#### [Data listing]
****************

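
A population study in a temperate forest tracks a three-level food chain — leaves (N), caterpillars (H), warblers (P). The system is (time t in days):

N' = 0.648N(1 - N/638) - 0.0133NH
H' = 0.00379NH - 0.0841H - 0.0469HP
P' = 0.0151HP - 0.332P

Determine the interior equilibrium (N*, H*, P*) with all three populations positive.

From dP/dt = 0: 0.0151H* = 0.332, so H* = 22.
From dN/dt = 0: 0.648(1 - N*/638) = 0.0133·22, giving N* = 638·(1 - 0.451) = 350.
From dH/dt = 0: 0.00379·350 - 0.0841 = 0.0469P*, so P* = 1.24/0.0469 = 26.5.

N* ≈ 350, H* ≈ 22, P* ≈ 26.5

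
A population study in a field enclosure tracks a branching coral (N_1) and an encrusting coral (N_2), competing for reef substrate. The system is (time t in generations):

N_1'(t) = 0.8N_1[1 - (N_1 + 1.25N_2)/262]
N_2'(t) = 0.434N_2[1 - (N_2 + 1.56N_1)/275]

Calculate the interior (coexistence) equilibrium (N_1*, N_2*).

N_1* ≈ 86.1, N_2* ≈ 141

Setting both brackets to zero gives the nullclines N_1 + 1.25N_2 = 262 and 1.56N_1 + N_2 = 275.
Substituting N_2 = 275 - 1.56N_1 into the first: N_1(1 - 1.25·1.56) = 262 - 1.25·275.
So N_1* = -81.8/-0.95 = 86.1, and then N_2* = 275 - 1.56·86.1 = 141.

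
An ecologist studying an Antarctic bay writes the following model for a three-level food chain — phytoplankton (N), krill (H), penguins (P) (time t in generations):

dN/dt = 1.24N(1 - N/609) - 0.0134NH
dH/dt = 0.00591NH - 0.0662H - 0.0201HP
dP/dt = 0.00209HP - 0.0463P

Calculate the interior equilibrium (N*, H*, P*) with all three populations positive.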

****************

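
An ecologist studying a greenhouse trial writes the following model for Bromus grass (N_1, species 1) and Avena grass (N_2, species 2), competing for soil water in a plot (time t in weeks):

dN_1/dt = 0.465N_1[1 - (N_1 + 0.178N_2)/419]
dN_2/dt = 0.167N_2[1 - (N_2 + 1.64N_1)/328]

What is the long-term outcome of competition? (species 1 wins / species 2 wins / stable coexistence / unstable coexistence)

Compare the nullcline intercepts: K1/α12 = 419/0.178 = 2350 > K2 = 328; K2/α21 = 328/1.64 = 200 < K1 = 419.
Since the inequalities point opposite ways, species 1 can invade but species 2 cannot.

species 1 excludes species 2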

****************

#### [Problem to work on]
Reproduce exactly, and with no other material, the lines between those holding "dH/dt = 0.00591NH - 0.0662H - 0.0201HP" and "Calculate the interior equilibrium", inclusive.

#### [Written answer]
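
dH/dt = 0.00591NH - 0.0662H - 0.0201HP
dP/dt = 0.00209HP - 0.0463P

Calculate the interior equilibrium (N*, H*, P*) with all three populations positive.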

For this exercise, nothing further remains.